▶ [Problem to work on]: After locating the line with "Q = 4.5*CFM*(h1-h2). CFM=3373, entering", reproduce it and all following lines of the listing below exactly, stopping only at the final line.

***

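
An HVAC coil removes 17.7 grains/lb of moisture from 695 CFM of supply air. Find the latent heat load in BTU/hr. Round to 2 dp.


Q = 0.68 * 695 * 17.7 = 8365.02 BTU/hr

8365.02 BTU/hr


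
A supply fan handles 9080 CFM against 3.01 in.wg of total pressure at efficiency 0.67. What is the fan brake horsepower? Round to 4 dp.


BHP = 9080 * 3.01 / (6356 * 0.67) = 6.4179 hp

6.4179 hp


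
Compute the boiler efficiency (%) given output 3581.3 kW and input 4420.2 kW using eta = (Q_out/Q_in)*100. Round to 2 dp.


eta = (3581.3/4420.2)*100 = 81.02 %

81.02 %


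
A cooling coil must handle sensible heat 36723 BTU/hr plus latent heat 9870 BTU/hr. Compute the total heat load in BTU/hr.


Qt = 36723 + 9870 = 46593 BTU/hr

46593 BTU/hr


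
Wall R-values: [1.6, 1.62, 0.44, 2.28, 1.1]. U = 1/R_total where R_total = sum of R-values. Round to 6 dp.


R_total = 1.6 + 1.62 + 0.44 + 2.28 + 1.1 = 7.04
U = 1/7.04 = 0.142045

0.142045


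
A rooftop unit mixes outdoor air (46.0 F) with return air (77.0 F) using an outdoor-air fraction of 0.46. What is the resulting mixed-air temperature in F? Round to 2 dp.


T_mix = 0.46*46.0 + 0.54*77.0 = 62.74 F

62.74 F


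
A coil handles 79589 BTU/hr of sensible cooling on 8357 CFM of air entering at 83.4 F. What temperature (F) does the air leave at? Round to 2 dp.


dT = 79589/(1.08*8357) = 8.8182
T_leave = 83.4 - 8.8182 = 74.58 F

74.58 F


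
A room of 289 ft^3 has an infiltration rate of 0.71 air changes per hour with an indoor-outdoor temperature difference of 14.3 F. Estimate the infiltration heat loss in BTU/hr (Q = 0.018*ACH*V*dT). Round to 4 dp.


Q = 0.018 * 0.71 * 289 * 14.3 = 52.8159 BTU/hr

52.8159 BTU/hr


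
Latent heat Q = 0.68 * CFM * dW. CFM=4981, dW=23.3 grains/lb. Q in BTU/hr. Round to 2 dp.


Q = 0.68 * 4981 * 23.3 = 78918.96 BTU/hr

78918.96 BTU/hr


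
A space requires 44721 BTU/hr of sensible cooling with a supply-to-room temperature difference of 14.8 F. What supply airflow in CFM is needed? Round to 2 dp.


CFM = 44721 / (1.08 * 14.8) = 2797.86

2797.86 CFM


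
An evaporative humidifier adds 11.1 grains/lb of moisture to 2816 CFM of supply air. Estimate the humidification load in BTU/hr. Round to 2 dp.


Q = 0.68 * 2816 * 11.1 = 21255.17 BTU/hr

21255.17 BTU/hr


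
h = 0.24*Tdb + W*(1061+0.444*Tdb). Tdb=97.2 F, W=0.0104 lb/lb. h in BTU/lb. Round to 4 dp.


h = 0.24*97.2 + 0.0104*(1061+0.444*97.2) = 34.8112 BTU/lb

34.8112 BTU/lb


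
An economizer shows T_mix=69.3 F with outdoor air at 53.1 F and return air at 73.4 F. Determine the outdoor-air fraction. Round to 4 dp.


frac = (69.3 - 73.4) / (53.1 - 73.4) = 0.2020

0.2020


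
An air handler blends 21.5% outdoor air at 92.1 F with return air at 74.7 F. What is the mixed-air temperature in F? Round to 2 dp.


T_mix = 74.7 + (21.5/100)*(92.1-74.7) = 78.44 F

78.44 F


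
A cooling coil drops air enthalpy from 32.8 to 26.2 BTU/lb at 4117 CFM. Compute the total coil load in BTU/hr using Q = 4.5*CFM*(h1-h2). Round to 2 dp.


Q = 4.5 * 4117 * (32.8 - 26.2) = 122274.90 BTU/hr

122274.90 BTU/hr


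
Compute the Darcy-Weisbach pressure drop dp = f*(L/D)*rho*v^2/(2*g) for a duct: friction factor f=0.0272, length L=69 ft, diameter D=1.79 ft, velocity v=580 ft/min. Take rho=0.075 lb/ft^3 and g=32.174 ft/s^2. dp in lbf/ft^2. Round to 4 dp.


v_fps = 580/60 = 9.6667 ft/s
dp = 0.0272*(69/1.79)*0.075*9.6667^2/(2*32.174) = 0.1142 lbf/ft^2

0.1142 lbf/ft^2


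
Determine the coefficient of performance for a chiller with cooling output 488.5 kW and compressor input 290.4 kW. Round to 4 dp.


COP = 488.5 / 290.4 = 1.6822

1.6822


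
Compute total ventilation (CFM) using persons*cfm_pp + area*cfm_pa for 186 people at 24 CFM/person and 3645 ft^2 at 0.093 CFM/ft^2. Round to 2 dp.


Total = 186*24 + 3645*0.093 = 4802.99 CFM

4802.99 CFM


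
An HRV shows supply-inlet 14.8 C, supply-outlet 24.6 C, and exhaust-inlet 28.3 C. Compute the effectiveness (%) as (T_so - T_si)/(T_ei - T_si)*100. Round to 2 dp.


eff = (24.6-14.8)/(28.3-14.8)*100 = 72.59 %

72.59 %


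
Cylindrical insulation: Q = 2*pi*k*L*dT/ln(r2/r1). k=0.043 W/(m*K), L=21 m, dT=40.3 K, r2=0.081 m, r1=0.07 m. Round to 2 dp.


Q = 2*pi*0.043*21*40.3/ln(0.081/0.07) = 1566.60 W

1566.60 W


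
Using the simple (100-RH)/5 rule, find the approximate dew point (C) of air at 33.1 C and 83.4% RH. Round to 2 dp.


Td = 33.1 - (100-83.4)/5 = 29.78 C

29.78 C


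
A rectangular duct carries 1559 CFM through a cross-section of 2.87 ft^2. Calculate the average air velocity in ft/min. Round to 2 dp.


V = 1559 / 2.87 = 543.21 ft/min

543.21 ft/min


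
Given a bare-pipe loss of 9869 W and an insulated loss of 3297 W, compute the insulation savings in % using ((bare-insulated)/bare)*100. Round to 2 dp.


Savings = ((9869-3297)/9869)*100 = 66.59 %

66.59 %


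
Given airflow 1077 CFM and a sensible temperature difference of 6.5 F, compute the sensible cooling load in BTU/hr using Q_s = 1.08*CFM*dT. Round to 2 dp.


Q = 1.08 * 1077 * 6.5 = 7560.54 BTU/hr

7560.54 BTU/hr


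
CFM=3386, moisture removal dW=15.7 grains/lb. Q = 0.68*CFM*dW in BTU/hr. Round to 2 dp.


Q = 0.68 * 3386 * 15.7 = 36148.94 BTU/hr

36148.94 BTU/hr


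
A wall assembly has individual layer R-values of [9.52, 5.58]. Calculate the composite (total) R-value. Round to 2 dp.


R_total = 9.52 + 5.58 = 15.10

15.10


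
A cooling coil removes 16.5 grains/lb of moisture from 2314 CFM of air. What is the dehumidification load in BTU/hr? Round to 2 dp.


Q = 0.68 * 2314 * 16.5 = 25963.08 BTU/hr

25963.08 BTU/hr


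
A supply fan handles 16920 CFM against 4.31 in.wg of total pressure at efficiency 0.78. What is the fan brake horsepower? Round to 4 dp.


BHP = 16920 * 4.31 / (6356 * 0.78) = 14.7095 hp

14.7095 hp


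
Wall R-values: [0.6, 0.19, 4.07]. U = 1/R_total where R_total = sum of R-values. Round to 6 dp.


R_total = 0.6 + 0.19 + 4.07 = 4.86
U = 1/4.86 = 0.205761

0.205761


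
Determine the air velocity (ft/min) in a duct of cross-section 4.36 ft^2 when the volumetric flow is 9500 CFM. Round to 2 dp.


V = 9500 / 4.36 = 2178.90 ft/min

2178.90 ft/min


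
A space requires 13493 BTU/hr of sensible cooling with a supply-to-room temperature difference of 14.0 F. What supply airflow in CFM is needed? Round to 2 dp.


CFM = 13493 / (1.08 * 14.0) = 892.39

892.39 CFM


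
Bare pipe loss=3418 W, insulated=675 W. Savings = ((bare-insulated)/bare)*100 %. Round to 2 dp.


Savings = ((3418-675)/3418)*100 = 80.25 %

80.25 %


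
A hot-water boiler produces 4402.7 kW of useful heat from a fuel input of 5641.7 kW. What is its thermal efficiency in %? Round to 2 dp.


eta = (4402.7/5641.7)*100 = 78.04 %

78.04 %


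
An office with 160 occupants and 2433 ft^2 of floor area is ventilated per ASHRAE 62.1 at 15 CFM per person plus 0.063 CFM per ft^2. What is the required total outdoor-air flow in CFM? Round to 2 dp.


Total = 160*15 + 2433*0.063 = 2553.28 CFM

2553.28 CFM


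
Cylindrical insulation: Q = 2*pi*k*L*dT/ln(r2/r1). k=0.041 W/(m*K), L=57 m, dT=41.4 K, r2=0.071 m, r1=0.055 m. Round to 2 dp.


Q = 2*pi*0.041*57*41.4/ln(0.071/0.055) = 2380.72 W

2380.72 W


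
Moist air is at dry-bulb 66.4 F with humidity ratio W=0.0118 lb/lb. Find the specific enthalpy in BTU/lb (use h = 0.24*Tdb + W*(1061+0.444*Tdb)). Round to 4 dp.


h = 0.24*66.4 + 0.0118*(1061+0.444*66.4) = 28.8037 BTU/lb

28.8037 BTU/lb


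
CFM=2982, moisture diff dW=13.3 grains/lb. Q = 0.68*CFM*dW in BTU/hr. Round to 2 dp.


Q = 0.68 * 2982 * 13.3 = 26969.21 BTU/hr

26969.21 BTU/hr


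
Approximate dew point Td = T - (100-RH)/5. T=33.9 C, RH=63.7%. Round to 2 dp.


Td = 33.9 - (100-63.7)/5 = 26.64 C

26.64 C


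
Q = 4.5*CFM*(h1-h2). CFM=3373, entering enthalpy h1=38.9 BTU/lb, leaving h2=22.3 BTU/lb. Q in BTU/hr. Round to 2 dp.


Q = 4.5 * 3373 * (38.9 - 22.3) = 251963.10 BTU/hr

251963.10 BTU/hr


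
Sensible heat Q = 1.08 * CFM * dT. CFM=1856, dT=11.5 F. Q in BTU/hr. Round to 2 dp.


Q = 1.08 * 1856 * 11.5 = 23051.52 BTU/hr

23051.52 BTU/hr


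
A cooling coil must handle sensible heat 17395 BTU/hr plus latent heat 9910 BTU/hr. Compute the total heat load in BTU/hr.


Qt = 17395 + 9910 = 27305 BTU/hr

27305 BTU/hr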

***

▶ [Expected answer]:
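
Q = 4.5*CFM*(h1-h2). CFM=3373, entering enthalpy h1=38.9 BTU/lb, leaving h2=22.3 BTU/lb. Q in BTU/hr. Round to 2 dp.


Q = 4.5 * 3373 * (38.9 - 22.3) = 251963.10 BTU/hr

251963.10 BTU/hr


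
Sensible heat Q = 1.08 * CFM * dT. CFM=1856, dT=11.5 F. Q in BTU/hr. Round to 2 dp.


Q = 1.08 * 1856 * 11.5 = 23051.52 BTU/hr

23051.52 BTU/hr


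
A cooling coil must handle sensible heat 17395 BTU/hr plus latent heat 9910 BTU/hr. Compute the total heat load in BTU/hr.


Qt = 17395 + 9910 = 27305 BTU/hr

27305 BTU/hr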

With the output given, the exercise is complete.